Your job is to set down the stretch of entries that opens with the line containing "Let l = -109." and closes with the line containing "Answer: 5155058192223123/14603606707020800 ≈". Keep both end lines, copy each exactly, and add nothing.

» THE DATA
▼

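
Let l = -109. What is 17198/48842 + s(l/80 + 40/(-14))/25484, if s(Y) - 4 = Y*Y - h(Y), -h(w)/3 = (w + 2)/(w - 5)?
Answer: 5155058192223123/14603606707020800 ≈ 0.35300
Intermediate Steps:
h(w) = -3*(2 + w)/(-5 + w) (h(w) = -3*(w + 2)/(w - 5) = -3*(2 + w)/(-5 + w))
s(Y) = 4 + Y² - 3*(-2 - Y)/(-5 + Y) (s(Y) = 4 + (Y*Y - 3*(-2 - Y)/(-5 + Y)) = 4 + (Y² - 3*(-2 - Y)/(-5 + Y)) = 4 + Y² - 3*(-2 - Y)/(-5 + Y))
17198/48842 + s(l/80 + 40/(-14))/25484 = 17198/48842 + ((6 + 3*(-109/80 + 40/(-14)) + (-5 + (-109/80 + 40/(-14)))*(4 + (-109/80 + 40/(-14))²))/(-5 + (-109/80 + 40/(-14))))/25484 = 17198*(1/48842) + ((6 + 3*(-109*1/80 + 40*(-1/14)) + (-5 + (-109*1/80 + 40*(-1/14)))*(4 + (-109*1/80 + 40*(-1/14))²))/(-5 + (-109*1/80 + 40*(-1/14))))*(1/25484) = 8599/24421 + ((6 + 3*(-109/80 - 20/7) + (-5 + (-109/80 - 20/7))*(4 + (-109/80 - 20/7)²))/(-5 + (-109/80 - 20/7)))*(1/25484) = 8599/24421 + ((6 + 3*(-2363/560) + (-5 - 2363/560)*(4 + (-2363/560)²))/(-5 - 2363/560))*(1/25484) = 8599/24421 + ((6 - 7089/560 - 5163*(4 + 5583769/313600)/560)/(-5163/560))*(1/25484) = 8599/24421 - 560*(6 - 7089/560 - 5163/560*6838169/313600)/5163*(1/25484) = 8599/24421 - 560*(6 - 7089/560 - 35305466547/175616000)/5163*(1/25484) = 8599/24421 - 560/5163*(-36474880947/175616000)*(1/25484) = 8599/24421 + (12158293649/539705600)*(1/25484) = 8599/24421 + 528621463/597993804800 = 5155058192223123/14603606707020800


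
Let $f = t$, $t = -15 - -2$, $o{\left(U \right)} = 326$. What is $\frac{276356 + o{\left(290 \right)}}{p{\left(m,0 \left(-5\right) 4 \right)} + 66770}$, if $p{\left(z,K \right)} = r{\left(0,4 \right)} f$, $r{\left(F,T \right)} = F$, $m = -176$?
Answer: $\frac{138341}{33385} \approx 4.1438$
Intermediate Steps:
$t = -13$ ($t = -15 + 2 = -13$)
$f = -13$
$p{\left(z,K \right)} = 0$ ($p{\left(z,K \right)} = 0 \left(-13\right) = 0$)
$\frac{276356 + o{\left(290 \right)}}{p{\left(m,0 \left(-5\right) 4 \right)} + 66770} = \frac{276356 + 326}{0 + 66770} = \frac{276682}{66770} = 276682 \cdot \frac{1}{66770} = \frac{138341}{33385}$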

▲
▼

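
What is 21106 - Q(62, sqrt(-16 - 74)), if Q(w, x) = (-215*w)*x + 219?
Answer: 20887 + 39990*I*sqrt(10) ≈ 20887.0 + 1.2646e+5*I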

▲
▼

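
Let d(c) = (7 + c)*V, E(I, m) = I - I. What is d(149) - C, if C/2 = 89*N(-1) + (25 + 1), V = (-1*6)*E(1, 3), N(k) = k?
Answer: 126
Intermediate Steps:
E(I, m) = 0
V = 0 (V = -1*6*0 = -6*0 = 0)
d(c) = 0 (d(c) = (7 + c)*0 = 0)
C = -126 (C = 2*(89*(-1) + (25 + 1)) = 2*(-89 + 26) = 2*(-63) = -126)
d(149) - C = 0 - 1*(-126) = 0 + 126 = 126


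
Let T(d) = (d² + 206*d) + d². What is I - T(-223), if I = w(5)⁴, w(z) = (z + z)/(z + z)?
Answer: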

▲

» SOLUTION TO THE EXERCISE
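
Let l = -109. What is 17198/48842 + s(l/80 + 40/(-14))/25484, if s(Y) - 4 = Y*Y - h(Y), -h(w)/3 = (w + 2)/(w - 5)?
Answer: 5155058192223123/14603606707020800 ≈ 0.35300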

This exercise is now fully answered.